Source records:
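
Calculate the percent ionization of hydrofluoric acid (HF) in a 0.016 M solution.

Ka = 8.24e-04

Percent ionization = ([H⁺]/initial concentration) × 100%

Using Ka equilibrium: x² + Ka×x - Ka×C = 0. Solving: [H⁺] = 3.2423e-03. Percent = (3.2423e-03/0.016) × 100

Percent ionization = 20.3%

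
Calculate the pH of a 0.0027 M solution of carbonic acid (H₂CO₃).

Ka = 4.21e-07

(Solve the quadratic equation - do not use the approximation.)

x² + Ka×x - Ka×C = 0. Using quadratic formula: [H⁺] = 3.3505e-05

pH = 4.47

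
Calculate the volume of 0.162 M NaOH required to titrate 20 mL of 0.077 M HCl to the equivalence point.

At equivalence: moles acid = moles base. moles HCl = 0.077 × 20/1000 = 0.00154 mol. V_base = moles / 0.162 × 1000 = 9.5 mL.

V_{base} = 9.5 mL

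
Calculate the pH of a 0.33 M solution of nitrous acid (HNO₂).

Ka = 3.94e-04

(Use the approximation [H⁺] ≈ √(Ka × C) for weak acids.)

[H⁺] = √(Ka × C) = √(3.94e-04 × 0.33) = 1.1403e-02. pH = -log(1.1403e-02)

pH = 1.94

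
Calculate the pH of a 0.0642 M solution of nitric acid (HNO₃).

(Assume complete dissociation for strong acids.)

[H⁺] = 0.0642 M for strong acid. pH = -log[H⁺] = -log(0.0642)

pH = 1.19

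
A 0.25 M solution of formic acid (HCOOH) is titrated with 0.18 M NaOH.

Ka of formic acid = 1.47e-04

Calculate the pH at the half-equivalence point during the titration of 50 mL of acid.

At half-equivalence [HA] = [A⁻], so Henderson-Hasselbalch gives pH = pKa = -log(1.47e-04) = 3.83.

pH = pKa = 3.83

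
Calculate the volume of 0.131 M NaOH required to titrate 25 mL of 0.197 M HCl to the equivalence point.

At equivalence: moles acid = moles base. moles HCl = 0.197 × 25/1000 = 0.004925 mol. V_base = moles / 0.131 × 1000 = 37.6 mL.

V_{base} = 37.6 mL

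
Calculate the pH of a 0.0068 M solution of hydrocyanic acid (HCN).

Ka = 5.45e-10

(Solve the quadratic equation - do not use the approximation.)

x² + Ka×x - Ka×C = 0. Using quadratic formula: [H⁺] = 1.9248e-06

pH = 5.72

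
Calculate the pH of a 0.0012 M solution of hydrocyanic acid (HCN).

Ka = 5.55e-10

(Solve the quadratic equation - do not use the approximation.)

x² + Ka×x - Ka×C = 0. Using quadratic formula: [H⁺] = 8.1581e-07

pH = 6.09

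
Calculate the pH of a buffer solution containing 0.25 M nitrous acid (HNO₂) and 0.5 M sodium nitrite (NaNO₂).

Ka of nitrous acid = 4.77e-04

pKa = -log(4.77e-04) = 3.32. pH = pKa + log([A⁻]/[HA]) = 3.32 + log(0.5/0.25)

pH = 3.62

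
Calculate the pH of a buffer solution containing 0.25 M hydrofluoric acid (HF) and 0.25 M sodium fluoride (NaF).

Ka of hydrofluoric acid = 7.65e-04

pKa = -log(7.65e-04) = 3.12. pH = pKa + log([A⁻]/[HA]) = 3.12 + log(0.25/0.25)

pH = 3.12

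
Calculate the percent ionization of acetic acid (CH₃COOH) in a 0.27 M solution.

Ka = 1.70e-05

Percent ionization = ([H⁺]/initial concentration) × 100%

Using Ka equilibrium: x² + Ka×x - Ka×C = 0. Solving: [H⁺] = 2.1339e-03. Percent = (2.1339e-03/0.27) × 100

Percent ionization = 0.79%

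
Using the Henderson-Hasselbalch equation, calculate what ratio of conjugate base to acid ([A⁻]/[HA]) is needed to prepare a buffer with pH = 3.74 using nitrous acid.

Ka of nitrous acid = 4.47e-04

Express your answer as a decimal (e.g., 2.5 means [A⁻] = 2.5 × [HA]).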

# PROBLEM REQUIREMENTS:
Your task for the entries above: copy exactly the span starting with the line with "Ka = 4.21e-07" and going on through the line with "Ka of formic acid = 1.47e-04", both lines included, and nothing else.

# WRITTEN ANSWER:
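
Ka = 4.21e-07

(Solve the quadratic equation - do not use the approximation.)

x² + Ka×x - Ka×C = 0. Using quadratic formula: [H⁺] = 3.3505e-05

pH = 4.47

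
Calculate the volume of 0.162 M NaOH required to titrate 20 mL of 0.077 M HCl to the equivalence point.

At equivalence: moles acid = moles base. moles HCl = 0.077 × 20/1000 = 0.00154 mol. V_base = moles / 0.162 × 1000 = 9.5 mL.

V_{base} = 9.5 mL

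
Calculate the pH of a 0.33 M solution of nitrous acid (HNO₂).

Ka = 3.94e-04

(Use the approximation [H⁺] ≈ √(Ka × C) for weak acids.)

[H⁺] = √(Ka × C) = √(3.94e-04 × 0.33) = 1.1403e-02. pH = -log(1.1403e-02)

pH = 1.94

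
Calculate the pH of a 0.0642 M solution of nitric acid (HNO₃).

(Assume complete dissociation for strong acids.)

[H⁺] = 0.0642 M for strong acid. pH = -log[H⁺] = -log(0.0642)

pH = 1.19

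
A 0.25 M solution of formic acid (HCOOH) is titrated with 0.18 M NaOH.

Ka of formic acid = 1.47e-04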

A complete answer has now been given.